(Stored entries)
══════════

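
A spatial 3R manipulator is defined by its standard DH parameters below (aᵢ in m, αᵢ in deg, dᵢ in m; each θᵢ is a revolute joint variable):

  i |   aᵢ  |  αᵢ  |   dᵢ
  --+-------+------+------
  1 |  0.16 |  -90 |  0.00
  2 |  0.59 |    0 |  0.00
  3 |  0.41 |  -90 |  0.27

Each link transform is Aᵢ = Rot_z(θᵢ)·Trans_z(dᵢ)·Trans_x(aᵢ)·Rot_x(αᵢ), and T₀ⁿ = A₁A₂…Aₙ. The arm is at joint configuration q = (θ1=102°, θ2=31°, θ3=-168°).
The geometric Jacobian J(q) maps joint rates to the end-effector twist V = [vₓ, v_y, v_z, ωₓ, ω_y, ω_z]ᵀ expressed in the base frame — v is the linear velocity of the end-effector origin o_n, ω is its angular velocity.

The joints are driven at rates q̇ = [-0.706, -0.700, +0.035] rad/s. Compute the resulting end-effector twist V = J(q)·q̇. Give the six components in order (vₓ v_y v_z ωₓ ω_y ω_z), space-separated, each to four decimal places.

o_n = [-0.3402, 0.3017, -0.0243]
J₁: ẑ×o_n = [-0.3017, -0.3402, 0.0000], ω = ẑ
J2: z=[-0.9781, -0.2079, 0.0000] o=[-0.0333, 0.1565, 0.0000] → [0.0050, -0.0237, -0.2059, -0.9781, -0.2079, 0.0000]
J3: z=[-0.9781, -0.2079, 0.0000] o=[-0.1384, 0.6512, -0.3039] → [-0.0581, 0.2735, 0.2999, -0.9781, -0.2079, 0.0000]
V = J·q̇ = [0.2075, 0.2663, 0.1546, 0.6505, 0.1383, -0.7060]

0.2075 0.2663 0.1546 0.6505 0.1383 -0.7060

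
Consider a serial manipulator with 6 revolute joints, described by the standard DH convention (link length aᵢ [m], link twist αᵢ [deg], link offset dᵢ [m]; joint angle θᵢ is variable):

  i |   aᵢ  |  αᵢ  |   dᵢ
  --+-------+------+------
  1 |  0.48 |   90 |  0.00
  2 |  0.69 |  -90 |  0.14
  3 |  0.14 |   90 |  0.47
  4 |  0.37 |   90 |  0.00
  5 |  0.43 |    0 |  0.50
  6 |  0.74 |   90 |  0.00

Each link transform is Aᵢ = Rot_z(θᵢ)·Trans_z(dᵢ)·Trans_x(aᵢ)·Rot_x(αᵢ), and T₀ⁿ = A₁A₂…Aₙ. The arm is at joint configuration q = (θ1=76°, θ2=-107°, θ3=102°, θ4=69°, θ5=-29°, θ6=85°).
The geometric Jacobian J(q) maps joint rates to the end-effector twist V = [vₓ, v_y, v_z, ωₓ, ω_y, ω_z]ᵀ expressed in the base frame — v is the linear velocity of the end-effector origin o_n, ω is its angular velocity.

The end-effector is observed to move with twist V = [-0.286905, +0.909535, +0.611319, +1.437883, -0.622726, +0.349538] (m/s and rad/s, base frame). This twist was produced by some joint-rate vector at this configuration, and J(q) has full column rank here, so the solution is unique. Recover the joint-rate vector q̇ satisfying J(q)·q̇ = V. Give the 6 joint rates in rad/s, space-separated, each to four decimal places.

o_n = [-0.5441, 1.7210, -1.2370]
J₁: ẑ×o_n = [-1.7210, -0.5441, 0.0000], ω = ẑ
J2: z=[0.9703, -0.2419, 0.0000] o=[0.1161, 0.4657, 0.0000] → [0.2993, 1.2003, 1.0582, 0.9703, -0.2419, 0.0000]
J3: z=[0.2314, 0.9279, -0.2924] o=[0.2032, 0.2361, -0.6599] → [-0.1014, 0.3520, 1.0369, 0.2314, 0.9279, -0.2924]
J4: z=[-0.2709, -0.2272, -0.9354] o=[0.1811, 0.7136, -0.7694] → [1.0485, 0.5517, -0.4377, -0.2709, -0.2272, -0.9354]
J5: z=[-0.9552, -0.0565, 0.2904] o=[0.1371, 1.0733, -0.8441] → [-0.1659, -0.5732, -0.6572, -0.9552, -0.0565, 0.2904]
J6: z=[-0.9552, -0.0565, 0.2904] o=[-0.3287, 1.4581, -0.5797] → [-0.0392, -0.6904, -0.2633, -0.9552, -0.0565, 0.2904]
q̇ = J⁺·V = [0.2570, 0.6620, -0.6030, -0.1970, -0.5250, -0.3980]

0.2570 0.6620 -0.6030 -0.1970 -0.5250 -0.3980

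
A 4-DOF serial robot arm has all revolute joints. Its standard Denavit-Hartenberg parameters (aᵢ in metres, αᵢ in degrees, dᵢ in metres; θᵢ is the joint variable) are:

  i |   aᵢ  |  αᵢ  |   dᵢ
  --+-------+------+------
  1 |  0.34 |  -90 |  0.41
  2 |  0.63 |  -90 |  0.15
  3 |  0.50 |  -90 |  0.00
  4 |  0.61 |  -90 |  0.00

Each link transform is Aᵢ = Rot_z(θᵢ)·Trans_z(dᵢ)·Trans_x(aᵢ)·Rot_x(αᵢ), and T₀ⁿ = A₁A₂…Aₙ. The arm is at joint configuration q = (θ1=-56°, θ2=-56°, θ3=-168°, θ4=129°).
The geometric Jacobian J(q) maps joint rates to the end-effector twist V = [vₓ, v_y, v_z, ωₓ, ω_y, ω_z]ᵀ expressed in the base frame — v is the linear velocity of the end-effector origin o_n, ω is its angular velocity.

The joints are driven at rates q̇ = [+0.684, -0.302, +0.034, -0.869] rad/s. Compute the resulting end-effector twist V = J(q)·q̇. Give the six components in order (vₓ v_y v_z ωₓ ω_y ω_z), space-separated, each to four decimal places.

-0.2562 0.8283 -0.1783 -0.9958 -0.5838 0.5152

o_n = [0.2762, -0.0981, 1.1032]
J₁: ẑ×o_n = [0.0981, 0.2762, -0.0000], ω = ẑ
J2: z=[0.8290, 0.5592, 0.0000] o=[0.1901, -0.2819, 0.4100] → [0.3876, -0.5747, 0.1042, 0.8290, 0.5592, 0.0000]
J3: z=[0.4636, -0.6873, -0.5592] o=[0.5115, -0.4901, 0.9323] → [0.1017, 0.0523, 0.0200, 0.4636, -0.6873, -0.5592]
J4: z=[0.8759, 0.4506, 0.1724] o=[0.4447, -0.2052, 0.5268] → [0.2413, -0.5339, 0.1698, 0.8759, 0.4506, 0.1724]
V = J·q̇ = [-0.2562, 0.8283, -0.1783, -0.9958, -0.5838, 0.5152]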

══════════

Task prompt - Reproduce every record that appears above, keeping the wording exact.

Answer space -
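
A spatial 3R manipulator is defined by its standard DH parameters below (aᵢ in m, αᵢ in deg, dᵢ in m; each θᵢ is a revolute joint variable):

  i |   aᵢ  |  αᵢ  |   dᵢ
  --+-------+------+------
  1 |  0.16 |  -90 |  0.00
  2 |  0.59 |    0 |  0.00
  3 |  0.41 |  -90 |  0.27

Each link transform is Aᵢ = Rot_z(θᵢ)·Trans_z(dᵢ)·Trans_x(aᵢ)·Rot_x(αᵢ), and T₀ⁿ = A₁A₂…Aₙ. The arm is at joint configuration q = (θ1=102°, θ2=31°, θ3=-168°).
The geometric Jacobian J(q) maps joint rates to the end-effector twist V = [vₓ, v_y, v_z, ωₓ, ω_y, ω_z]ᵀ expressed in the base frame — v is the linear velocity of the end-effector origin o_n, ω is its angular velocity.

The joints are driven at rates q̇ = [-0.706, -0.700, +0.035] rad/s. Compute the resulting end-effector twist V = J(q)·q̇. Give the six components in order (vₓ v_y v_z ωₓ ω_y ω_z), space-separated, each to four decimal places.

o_n = [-0.3402, 0.3017, -0.0243]
J₁: ẑ×o_n = [-0.3017, -0.3402, 0.0000], ω = ẑ
J2: z=[-0.9781, -0.2079, 0.0000] o=[-0.0333, 0.1565, 0.0000] → [0.0050, -0.0237, -0.2059, -0.9781, -0.2079, 0.0000]
J3: z=[-0.9781, -0.2079, 0.0000] o=[-0.1384, 0.6512, -0.3039] → [-0.0581, 0.2735, 0.2999, -0.9781, -0.2079, 0.0000]
V = J·q̇ = [0.2075, 0.2663, 0.1546, 0.6505, 0.1383, -0.7060]

0.2075 0.2663 0.1546 0.6505 0.1383 -0.7060

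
Consider a serial manipulator with 6 revolute joints, described by the standard DH convention (link length aᵢ [m], link twist αᵢ [deg], link offset dᵢ [m]; joint angle θᵢ is variable):

  i |   aᵢ  |  αᵢ  |   dᵢ
  --+-------+------+------
  1 |  0.48 |   90 |  0.00
  2 |  0.69 |  -90 |  0.14
  3 |  0.14 |   90 |  0.47
  4 |  0.37 |   90 |  0.00
  5 |  0.43 |    0 |  0.50
  6 |  0.74 |   90 |  0.00

Each link transform is Aᵢ = Rot_z(θᵢ)·Trans_z(dᵢ)·Trans_x(aᵢ)·Rot_x(αᵢ), and T₀ⁿ = A₁A₂…Aₙ. The arm is at joint configuration q = (θ1=76°, θ2=-107°, θ3=102°, θ4=69°, θ5=-29°, θ6=85°).
The geometric Jacobian J(q) maps joint rates to the end-effector twist V = [vₓ, v_y, v_z, ωₓ, ω_y, ω_z]ᵀ expressed in the base frame — v is the linear velocity of the end-effector origin o_n, ω is its angular velocity.

The end-effector is observed to move with twist V = [-0.286905, +0.909535, +0.611319, +1.437883, -0.622726, +0.349538] (m/s and rad/s, base frame). This twist was produced by some joint-rate vector at this configuration, and J(q) has full column rank here, so the solution is unique. Recover the joint-rate vector q̇ satisfying J(q)·q̇ = V. Give the 6 joint rates in rad/s, space-separated, each to four decimal places.

o_n = [-0.5441, 1.7210, -1.2370]
J₁: ẑ×o_n = [-1.7210, -0.5441, 0.0000], ω = ẑ
J2: z=[0.9703, -0.2419, 0.0000] o=[0.1161, 0.4657, 0.0000] → [0.2993, 1.2003, 1.0582, 0.9703, -0.2419, 0.0000]
J3: z=[0.2314, 0.9279, -0.2924] o=[0.2032, 0.2361, -0.6599] → [-0.1014, 0.3520, 1.0369, 0.2314, 0.9279, -0.2924]
J4: z=[-0.2709, -0.2272, -0.9354] o=[0.1811, 0.7136, -0.7694] → [1.0485, 0.5517, -0.4377, -0.2709, -0.2272, -0.9354]
J5: z=[-0.9552, -0.0565, 0.2904] o=[0.1371, 1.0733, -0.8441] → [-0.1659, -0.5732, -0.6572, -0.9552, -0.0565, 0.2904]
J6: z=[-0.9552, -0.0565, 0.2904] o=[-0.3287, 1.4581, -0.5797] → [-0.0392, -0.6904, -0.2633, -0.9552, -0.0565, 0.2904]
q̇ = J⁺·V = [0.2570, 0.6620, -0.6030, -0.1970, -0.5250, -0.3980]

0.2570 0.6620 -0.6030 -0.1970 -0.5250 -0.3980

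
A 4-DOF serial robot arm has all revolute joints. Its standard Denavit-Hartenberg parameters (aᵢ in metres, αᵢ in degrees, dᵢ in metres; θᵢ is the joint variable) are:

  i |   aᵢ  |  αᵢ  |   dᵢ
  --+-------+------+------
  1 |  0.34 |  -90 |  0.41
  2 |  0.63 |  -90 |  0.15
  3 |  0.50 |  -90 |  0.00
  4 |  0.61 |  -90 |  0.00

Each link transform is Aᵢ = Rot_z(θᵢ)·Trans_z(dᵢ)·Trans_x(aᵢ)·Rot_x(αᵢ), and T₀ⁿ = A₁A₂…Aₙ. The arm is at joint configuration q = (θ1=-56°, θ2=-56°, θ3=-168°, θ4=129°).
The geometric Jacobian J(q) maps joint rates to the end-effector twist V = [vₓ, v_y, v_z, ωₓ, ω_y, ω_z]ᵀ expressed in the base frame — v is the linear velocity of the end-effector origin o_n, ω is its angular velocity.

The joints are driven at rates q̇ = [+0.684, -0.302, +0.034, -0.869] rad/s. Compute the resulting end-effector twist V = J(q)·q̇. Give the six components in order (vₓ v_y v_z ωₓ ω_y ω_z), space-separated, each to four decimal places.

-0.2562 0.8283 -0.1783 -0.9958 -0.5838 0.5152

o_n = [0.2762, -0.0981, 1.1032]
J₁: ẑ×o_n = [0.0981, 0.2762, -0.0000], ω = ẑ
J2: z=[0.8290, 0.5592, 0.0000] o=[0.1901, -0.2819, 0.4100] → [0.3876, -0.5747, 0.1042, 0.8290, 0.5592, 0.0000]
J3: z=[0.4636, -0.6873, -0.5592] o=[0.5115, -0.4901, 0.9323] → [0.1017, 0.0523, 0.0200, 0.4636, -0.6873, -0.5592]
J4: z=[0.8759, 0.4506, 0.1724] o=[0.4447, -0.2052, 0.5268] → [0.2413, -0.5339, 0.1698, 0.8759, 0.4506, 0.1724]
V = J·q̇ = [-0.2562, 0.8283, -0.1783, -0.9958, -0.5838, 0.5152]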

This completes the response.